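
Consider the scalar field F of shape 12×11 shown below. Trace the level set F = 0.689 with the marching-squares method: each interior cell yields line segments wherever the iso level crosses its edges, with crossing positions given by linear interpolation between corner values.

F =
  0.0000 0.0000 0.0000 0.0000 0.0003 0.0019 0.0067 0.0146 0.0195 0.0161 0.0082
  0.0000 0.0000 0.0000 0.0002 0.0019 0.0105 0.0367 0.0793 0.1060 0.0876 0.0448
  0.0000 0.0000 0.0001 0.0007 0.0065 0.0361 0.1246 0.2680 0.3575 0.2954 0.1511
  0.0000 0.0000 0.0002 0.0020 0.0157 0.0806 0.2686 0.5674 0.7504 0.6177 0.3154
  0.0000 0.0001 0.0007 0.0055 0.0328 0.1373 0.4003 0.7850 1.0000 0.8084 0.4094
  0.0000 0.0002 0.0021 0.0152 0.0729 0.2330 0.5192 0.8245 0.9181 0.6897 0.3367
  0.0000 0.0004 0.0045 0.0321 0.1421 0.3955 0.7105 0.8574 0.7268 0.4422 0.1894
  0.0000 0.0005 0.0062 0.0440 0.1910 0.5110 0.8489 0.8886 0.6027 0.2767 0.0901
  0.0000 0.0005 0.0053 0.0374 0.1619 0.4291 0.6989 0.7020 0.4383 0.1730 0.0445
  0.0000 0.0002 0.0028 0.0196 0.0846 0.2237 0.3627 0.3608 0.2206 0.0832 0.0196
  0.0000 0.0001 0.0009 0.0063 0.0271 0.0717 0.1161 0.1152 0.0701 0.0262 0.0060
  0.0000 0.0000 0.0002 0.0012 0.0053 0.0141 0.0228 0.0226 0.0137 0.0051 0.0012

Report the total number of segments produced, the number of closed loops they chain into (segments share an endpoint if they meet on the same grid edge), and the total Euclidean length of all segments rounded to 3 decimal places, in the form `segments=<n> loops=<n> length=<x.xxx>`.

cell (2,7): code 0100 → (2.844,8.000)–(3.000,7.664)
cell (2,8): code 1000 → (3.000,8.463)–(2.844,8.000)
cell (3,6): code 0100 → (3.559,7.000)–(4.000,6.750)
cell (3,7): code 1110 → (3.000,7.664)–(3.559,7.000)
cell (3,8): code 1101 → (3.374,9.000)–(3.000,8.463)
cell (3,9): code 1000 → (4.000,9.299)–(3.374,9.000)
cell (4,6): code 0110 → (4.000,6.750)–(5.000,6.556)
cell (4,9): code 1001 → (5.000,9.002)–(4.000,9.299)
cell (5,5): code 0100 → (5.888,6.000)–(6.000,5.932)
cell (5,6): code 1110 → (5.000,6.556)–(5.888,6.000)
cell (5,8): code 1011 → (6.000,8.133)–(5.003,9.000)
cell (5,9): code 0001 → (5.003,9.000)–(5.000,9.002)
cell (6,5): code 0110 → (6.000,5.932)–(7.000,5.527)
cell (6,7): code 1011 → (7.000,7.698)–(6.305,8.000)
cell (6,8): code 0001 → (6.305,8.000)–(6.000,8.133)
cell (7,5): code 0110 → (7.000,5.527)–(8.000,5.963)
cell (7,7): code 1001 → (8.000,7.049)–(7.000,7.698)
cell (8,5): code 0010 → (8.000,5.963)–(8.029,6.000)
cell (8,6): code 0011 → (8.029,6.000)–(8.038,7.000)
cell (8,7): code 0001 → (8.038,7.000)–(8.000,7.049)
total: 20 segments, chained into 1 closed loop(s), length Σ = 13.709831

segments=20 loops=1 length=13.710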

==================================================

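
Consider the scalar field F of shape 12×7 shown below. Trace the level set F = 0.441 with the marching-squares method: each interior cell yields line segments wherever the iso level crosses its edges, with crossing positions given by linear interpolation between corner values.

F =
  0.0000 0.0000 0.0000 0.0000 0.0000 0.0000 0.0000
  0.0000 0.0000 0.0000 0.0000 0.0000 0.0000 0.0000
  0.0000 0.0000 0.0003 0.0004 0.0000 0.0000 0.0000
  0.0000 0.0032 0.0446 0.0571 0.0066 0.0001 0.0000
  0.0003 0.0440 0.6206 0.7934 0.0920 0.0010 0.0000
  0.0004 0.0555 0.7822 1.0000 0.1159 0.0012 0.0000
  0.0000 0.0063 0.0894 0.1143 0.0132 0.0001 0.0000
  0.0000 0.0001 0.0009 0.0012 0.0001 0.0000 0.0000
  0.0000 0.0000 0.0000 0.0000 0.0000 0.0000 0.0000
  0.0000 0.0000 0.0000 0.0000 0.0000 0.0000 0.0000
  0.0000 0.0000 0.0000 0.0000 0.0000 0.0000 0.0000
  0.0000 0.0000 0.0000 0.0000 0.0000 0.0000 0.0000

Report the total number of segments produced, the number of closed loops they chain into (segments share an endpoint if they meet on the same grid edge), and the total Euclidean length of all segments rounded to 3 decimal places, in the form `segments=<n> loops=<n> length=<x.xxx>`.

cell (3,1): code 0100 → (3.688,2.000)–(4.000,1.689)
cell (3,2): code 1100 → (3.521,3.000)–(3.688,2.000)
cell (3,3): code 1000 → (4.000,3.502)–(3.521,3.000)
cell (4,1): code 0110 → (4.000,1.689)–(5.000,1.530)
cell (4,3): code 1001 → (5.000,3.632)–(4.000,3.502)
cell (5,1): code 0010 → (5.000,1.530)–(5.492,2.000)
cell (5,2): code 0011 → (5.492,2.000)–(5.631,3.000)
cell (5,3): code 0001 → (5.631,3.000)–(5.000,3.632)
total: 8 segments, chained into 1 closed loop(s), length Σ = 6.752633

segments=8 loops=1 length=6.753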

==================================================

■ **TASK PROMPT**
Working from the material above, retype exactly the lines from the one with "Consider the scalar field F of shape 12×11" through the one with "0.0000 0.0002 0.0021", both included, and only those lines.

■ **RESULT**
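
Consider the scalar field F of shape 12×11 shown below. Trace the level set F = 0.689 with the marching-squares method: each interior cell yields line segments wherever the iso level crosses its edges, with crossing positions given by linear interpolation between corner values.

F =
  0.0000 0.0000 0.0000 0.0000 0.0003 0.0019 0.0067 0.0146 0.0195 0.0161 0.0082
  0.0000 0.0000 0.0000 0.0002 0.0019 0.0105 0.0367 0.0793 0.1060 0.0876 0.0448
  0.0000 0.0000 0.0001 0.0007 0.0065 0.0361 0.1246 0.2680 0.3575 0.2954 0.1511
  0.0000 0.0000 0.0002 0.0020 0.0157 0.0806 0.2686 0.5674 0.7504 0.6177 0.3154
  0.0000 0.0001 0.0007 0.0055 0.0328 0.1373 0.4003 0.7850 1.0000 0.8084 0.4094
  0.0000 0.0002 0.0021 0.0152 0.0729 0.2330 0.5192 0.8245 0.9181 0.6897 0.3367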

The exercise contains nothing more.